* Task brief: Would you work out how many of the lines below hold "first" and reply with nothing but the number?

* Input for this task:
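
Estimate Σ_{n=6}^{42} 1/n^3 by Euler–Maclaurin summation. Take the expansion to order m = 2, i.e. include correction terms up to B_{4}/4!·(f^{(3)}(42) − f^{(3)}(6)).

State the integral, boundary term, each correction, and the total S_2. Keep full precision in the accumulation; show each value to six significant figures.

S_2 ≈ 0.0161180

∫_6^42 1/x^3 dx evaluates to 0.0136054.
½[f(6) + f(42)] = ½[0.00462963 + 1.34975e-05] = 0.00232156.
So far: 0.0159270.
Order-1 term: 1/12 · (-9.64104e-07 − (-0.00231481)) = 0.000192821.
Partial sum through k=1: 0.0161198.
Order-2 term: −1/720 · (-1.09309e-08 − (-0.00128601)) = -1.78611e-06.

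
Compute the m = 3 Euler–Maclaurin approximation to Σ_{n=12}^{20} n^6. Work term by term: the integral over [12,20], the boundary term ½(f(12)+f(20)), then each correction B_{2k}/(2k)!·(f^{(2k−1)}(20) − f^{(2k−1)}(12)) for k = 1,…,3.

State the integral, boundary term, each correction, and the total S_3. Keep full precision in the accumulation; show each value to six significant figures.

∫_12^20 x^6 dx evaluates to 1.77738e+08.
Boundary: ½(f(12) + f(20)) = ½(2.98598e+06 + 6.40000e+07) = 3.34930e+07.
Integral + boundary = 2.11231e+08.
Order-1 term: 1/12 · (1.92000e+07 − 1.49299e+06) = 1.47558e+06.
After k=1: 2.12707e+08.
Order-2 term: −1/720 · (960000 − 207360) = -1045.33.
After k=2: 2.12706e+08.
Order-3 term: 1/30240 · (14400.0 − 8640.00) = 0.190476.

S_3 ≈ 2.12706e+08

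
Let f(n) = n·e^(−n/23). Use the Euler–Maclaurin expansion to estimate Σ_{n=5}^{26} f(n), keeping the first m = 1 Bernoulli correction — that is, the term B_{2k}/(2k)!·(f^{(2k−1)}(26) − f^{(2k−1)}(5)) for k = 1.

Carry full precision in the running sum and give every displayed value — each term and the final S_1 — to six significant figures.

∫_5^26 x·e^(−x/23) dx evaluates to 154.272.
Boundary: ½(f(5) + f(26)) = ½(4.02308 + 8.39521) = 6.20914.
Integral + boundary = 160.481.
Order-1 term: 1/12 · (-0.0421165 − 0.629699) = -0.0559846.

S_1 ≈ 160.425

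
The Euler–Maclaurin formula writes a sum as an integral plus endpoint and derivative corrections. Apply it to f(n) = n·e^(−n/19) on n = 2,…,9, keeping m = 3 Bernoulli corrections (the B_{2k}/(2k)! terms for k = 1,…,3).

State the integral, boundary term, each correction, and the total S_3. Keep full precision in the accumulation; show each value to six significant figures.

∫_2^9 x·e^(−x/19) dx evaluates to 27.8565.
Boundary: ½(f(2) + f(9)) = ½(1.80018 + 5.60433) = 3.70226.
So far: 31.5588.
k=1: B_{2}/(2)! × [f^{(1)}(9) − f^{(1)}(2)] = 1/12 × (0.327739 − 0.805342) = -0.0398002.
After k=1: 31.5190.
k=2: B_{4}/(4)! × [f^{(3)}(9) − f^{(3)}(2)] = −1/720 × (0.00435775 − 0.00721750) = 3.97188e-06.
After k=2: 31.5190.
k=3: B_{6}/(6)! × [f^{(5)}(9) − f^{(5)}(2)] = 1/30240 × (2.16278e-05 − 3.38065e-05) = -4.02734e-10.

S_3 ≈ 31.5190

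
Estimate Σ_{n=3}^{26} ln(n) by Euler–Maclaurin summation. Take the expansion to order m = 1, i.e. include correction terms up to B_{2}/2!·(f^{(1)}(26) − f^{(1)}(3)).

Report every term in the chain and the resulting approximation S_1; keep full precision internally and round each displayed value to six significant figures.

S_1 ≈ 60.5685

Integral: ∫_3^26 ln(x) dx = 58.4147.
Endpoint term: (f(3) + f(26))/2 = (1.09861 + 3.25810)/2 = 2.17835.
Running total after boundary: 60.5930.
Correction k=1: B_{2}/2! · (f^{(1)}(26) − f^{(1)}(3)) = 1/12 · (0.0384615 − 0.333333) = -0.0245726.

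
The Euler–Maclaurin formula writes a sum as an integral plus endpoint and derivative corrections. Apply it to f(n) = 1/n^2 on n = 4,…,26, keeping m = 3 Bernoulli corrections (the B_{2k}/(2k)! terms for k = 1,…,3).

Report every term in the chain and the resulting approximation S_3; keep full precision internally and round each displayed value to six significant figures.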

==

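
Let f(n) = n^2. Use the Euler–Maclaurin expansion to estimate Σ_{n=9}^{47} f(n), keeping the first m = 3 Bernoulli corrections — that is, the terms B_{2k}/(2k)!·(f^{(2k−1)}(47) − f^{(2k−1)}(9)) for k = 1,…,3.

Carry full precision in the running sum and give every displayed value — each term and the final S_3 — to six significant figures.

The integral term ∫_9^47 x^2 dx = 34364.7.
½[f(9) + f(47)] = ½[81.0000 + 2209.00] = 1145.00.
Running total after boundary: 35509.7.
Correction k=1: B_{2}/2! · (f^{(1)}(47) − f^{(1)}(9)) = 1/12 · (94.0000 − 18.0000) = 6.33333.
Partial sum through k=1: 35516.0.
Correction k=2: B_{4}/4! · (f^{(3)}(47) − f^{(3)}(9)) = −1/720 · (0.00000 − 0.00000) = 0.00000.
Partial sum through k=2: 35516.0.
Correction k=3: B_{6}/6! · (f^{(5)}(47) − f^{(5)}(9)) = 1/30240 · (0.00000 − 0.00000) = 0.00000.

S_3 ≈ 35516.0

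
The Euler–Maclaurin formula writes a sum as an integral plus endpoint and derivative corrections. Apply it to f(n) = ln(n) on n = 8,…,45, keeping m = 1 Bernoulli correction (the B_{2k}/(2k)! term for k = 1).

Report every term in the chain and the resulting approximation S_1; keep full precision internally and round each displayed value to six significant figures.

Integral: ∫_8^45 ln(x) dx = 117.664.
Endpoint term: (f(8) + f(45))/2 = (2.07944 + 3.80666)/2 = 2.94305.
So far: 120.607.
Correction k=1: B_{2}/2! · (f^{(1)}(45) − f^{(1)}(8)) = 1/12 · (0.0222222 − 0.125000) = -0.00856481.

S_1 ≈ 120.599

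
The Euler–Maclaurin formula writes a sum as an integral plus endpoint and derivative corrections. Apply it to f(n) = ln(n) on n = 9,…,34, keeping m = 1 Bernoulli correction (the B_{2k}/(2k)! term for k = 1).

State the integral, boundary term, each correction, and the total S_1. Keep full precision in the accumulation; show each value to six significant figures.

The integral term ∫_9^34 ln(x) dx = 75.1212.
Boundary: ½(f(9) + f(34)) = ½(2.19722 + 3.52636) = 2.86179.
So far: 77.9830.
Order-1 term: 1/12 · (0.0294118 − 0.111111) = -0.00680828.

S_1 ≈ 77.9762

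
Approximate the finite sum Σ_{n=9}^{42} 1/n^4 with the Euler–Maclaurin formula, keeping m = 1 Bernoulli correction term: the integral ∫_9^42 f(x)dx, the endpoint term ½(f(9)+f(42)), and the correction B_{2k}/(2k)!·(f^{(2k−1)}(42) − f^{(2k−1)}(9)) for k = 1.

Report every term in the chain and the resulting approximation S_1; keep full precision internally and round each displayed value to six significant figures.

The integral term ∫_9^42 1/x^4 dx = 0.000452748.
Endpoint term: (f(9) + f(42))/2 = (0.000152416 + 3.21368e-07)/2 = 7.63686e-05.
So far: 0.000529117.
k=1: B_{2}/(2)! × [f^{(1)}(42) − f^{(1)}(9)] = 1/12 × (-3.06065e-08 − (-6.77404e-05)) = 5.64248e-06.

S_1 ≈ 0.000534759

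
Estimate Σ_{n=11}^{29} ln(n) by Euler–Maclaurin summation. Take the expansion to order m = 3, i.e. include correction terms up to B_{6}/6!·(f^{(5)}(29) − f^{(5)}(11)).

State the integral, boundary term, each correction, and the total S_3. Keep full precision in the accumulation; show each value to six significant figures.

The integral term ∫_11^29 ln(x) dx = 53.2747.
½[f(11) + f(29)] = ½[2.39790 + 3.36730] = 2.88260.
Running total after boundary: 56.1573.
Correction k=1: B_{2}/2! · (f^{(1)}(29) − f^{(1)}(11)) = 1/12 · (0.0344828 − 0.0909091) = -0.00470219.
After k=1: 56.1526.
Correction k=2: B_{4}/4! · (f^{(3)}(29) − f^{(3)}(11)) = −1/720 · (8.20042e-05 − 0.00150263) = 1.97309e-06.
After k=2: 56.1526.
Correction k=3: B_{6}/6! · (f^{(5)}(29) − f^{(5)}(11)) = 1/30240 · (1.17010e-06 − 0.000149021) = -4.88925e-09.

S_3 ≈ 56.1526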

* Answer below: 2